About this exercise -
Each line from the one containing "Compute the initial" through the end of the entries below must be output exactly; no other line belongs.

Data for processing -
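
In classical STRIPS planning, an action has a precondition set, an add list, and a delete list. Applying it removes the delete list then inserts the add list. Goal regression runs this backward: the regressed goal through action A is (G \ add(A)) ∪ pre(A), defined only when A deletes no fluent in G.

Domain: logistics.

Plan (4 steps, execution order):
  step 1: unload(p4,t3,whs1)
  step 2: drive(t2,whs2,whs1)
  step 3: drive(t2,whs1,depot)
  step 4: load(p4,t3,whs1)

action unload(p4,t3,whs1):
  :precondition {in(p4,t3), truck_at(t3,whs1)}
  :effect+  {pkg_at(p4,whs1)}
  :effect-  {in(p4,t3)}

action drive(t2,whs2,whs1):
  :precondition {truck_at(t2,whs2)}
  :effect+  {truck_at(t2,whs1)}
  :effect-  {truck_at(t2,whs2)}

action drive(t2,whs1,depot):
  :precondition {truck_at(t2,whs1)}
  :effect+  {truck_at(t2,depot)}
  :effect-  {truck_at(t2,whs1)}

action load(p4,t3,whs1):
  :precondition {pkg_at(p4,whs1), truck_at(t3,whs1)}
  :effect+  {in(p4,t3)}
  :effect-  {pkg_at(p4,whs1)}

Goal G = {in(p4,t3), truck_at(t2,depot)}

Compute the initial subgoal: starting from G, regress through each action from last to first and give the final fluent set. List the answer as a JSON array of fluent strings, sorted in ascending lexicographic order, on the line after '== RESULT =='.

Regress step by step:
  through step 4 (load(p4,t3,whs1)): drop {in(p4,t3)}, keep {truck_at(t2,depot)}, require {pkg_at(p4,whs1), truck_at(t3,whs1)}
    → {pkg_at(p4,whs1), truck_at(t2,depot), truck_at(t3,whs1)}
  through step 3 (drive(t2,whs1,depot)): drop {truck_at(t2,depot)}, keep {pkg_at(p4,whs1), truck_at(t3,whs1)}, require {truck_at(t2,whs1)}
    → {pkg_at(p4,whs1), truck_at(t2,whs1), truck_at(t3,whs1)}
  through step 2 (drive(t2,whs2,whs1)): drop {truck_at(t2,whs1)}, keep {pkg_at(p4,whs1), truck_at(t3,whs1)}, require {truck_at(t2,whs2)}
    → {pkg_at(p4,whs1), truck_at(t2,whs2), truck_at(t3,whs1)}
  through step 1 (unload(p4,t3,whs1)): drop {pkg_at(p4,whs1)}, keep {truck_at(t2,whs2), truck_at(t3,whs1)}, require {in(p4,t3), truck_at(t3,whs1)}
    → {in(p4,t3), truck_at(t2,whs2), truck_at(t3,whs1)}

== RESULT ==
["in(p4,t3)", "truck_at(t2,whs2)", "truck_at(t3,whs1)"]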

Written reply -
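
Compute the initial subgoal: starting from G, regress through each action from last to first and give the final fluent set. List the answer as a JSON array of fluent strings, sorted in ascending lexicographic order, on the line after '== RESULT =='.

Regress step by step:
  through step 4 (load(p4,t3,whs1)): drop {in(p4,t3)}, keep {truck_at(t2,depot)}, require {pkg_at(p4,whs1), truck_at(t3,whs1)}
    → {pkg_at(p4,whs1), truck_at(t2,depot), truck_at(t3,whs1)}
  through step 3 (drive(t2,whs1,depot)): drop {truck_at(t2,depot)}, keep {pkg_at(p4,whs1), truck_at(t3,whs1)}, require {truck_at(t2,whs1)}
    → {pkg_at(p4,whs1), truck_at(t2,whs1), truck_at(t3,whs1)}
  through step 2 (drive(t2,whs2,whs1)): drop {truck_at(t2,whs1)}, keep {pkg_at(p4,whs1), truck_at(t3,whs1)}, require {truck_at(t2,whs2)}
    → {pkg_at(p4,whs1), truck_at(t2,whs2), truck_at(t3,whs1)}
  through step 1 (unload(p4,t3,whs1)): drop {pkg_at(p4,whs1)}, keep {truck_at(t2,whs2), truck_at(t3,whs1)}, require {in(p4,t3), truck_at(t3,whs1)}
    → {in(p4,t3), truck_at(t2,whs2), truck_at(t3,whs1)}

== RESULT ==
["in(p4,t3)", "truck_at(t2,whs2)", "truck_at(t3,whs1)"]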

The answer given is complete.